Exercise objective:
Count the lines in the records beneath this task that contain the string "sheathing", then give the count by itself.

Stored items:
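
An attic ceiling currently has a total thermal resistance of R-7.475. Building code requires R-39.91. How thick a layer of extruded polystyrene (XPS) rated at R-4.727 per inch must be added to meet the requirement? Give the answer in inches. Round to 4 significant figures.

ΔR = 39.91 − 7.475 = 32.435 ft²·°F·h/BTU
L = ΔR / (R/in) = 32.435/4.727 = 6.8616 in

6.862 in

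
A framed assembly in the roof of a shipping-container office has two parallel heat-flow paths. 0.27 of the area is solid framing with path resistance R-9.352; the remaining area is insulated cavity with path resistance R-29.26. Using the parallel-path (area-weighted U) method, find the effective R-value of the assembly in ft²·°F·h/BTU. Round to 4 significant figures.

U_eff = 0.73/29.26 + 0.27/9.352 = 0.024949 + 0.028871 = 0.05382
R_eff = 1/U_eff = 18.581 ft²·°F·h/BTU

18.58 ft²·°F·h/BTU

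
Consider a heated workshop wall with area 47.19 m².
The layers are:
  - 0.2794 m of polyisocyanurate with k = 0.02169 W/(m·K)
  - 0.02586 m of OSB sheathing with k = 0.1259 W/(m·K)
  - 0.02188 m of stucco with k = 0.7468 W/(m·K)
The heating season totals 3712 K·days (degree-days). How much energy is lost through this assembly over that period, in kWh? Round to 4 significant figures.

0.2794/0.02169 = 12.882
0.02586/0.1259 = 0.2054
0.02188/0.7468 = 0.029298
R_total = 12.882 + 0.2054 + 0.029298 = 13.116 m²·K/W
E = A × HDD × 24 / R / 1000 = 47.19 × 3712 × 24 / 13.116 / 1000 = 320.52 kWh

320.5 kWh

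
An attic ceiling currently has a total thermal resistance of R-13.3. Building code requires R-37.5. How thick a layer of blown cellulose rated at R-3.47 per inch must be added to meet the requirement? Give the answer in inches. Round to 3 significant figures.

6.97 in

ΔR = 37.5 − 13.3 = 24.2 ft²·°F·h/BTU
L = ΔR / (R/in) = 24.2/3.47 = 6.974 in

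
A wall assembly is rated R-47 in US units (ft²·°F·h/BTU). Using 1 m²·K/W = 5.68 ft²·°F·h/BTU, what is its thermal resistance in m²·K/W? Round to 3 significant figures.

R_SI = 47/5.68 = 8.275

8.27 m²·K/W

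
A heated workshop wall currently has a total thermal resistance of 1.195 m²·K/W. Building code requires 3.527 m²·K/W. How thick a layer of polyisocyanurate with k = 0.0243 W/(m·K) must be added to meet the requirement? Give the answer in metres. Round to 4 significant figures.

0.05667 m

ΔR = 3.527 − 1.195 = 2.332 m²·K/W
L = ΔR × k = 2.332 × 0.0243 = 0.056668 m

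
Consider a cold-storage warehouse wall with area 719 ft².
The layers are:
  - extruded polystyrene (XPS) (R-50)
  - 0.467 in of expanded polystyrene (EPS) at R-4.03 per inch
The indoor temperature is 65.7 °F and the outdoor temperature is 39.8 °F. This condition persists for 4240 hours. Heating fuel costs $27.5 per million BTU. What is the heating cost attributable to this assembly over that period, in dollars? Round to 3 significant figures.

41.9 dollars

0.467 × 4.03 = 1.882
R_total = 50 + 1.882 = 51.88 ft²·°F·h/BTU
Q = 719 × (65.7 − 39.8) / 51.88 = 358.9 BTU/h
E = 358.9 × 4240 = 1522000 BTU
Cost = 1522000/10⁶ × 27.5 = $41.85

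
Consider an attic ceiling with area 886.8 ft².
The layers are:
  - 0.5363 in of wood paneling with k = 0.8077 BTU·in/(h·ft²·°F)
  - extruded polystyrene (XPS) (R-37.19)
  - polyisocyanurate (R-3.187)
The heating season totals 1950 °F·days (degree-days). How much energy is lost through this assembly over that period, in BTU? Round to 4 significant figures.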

--

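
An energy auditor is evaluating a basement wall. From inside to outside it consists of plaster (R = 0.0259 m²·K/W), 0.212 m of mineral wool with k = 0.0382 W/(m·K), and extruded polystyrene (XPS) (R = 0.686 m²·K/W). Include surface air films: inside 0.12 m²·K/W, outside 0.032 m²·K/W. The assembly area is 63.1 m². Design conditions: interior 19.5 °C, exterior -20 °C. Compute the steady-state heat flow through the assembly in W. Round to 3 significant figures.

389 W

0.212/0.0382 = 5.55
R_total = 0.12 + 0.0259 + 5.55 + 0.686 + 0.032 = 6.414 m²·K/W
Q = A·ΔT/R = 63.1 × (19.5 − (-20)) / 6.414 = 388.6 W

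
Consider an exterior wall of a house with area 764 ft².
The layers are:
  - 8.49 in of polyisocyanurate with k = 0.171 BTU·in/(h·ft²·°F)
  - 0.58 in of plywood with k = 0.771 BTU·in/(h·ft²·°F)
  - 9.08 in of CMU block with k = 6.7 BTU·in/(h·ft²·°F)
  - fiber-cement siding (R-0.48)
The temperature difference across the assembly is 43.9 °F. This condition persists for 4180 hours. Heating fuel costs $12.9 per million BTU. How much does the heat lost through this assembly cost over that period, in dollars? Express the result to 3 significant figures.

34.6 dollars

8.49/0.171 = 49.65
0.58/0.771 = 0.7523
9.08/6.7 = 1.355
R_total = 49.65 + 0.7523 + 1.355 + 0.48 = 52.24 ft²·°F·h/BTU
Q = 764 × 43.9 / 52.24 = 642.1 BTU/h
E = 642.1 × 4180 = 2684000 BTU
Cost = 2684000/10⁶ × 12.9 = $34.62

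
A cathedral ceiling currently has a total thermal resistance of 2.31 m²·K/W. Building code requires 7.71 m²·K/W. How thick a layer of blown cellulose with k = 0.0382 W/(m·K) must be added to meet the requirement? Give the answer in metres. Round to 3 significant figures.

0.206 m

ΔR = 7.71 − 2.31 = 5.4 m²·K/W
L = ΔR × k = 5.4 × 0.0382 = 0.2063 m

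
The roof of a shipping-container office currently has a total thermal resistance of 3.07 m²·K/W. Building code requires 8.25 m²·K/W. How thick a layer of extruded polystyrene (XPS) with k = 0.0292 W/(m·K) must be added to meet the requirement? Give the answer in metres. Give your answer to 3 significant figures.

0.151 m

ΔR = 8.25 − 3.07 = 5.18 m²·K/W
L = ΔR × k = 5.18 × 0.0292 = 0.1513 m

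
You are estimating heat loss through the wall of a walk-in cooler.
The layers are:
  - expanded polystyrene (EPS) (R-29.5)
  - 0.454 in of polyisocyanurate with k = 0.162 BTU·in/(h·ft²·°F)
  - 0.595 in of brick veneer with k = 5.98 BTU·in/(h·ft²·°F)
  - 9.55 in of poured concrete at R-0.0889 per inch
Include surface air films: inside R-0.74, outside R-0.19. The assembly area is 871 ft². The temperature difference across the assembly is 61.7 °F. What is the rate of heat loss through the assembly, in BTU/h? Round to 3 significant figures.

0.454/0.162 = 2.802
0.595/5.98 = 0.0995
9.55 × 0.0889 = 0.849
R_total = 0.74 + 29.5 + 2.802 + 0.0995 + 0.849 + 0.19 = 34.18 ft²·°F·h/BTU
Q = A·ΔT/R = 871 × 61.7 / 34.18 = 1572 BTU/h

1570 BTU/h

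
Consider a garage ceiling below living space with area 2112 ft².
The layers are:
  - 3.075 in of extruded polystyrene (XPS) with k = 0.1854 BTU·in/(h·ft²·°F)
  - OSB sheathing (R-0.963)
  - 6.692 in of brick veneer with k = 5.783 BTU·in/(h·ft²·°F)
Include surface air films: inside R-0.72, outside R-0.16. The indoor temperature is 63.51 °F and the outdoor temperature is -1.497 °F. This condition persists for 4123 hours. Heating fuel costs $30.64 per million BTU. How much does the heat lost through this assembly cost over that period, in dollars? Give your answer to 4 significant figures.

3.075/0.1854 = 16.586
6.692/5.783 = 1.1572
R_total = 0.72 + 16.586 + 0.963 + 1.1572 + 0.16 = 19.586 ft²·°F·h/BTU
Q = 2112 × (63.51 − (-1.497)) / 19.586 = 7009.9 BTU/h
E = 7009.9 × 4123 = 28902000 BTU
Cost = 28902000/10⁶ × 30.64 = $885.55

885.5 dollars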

Your solution:
2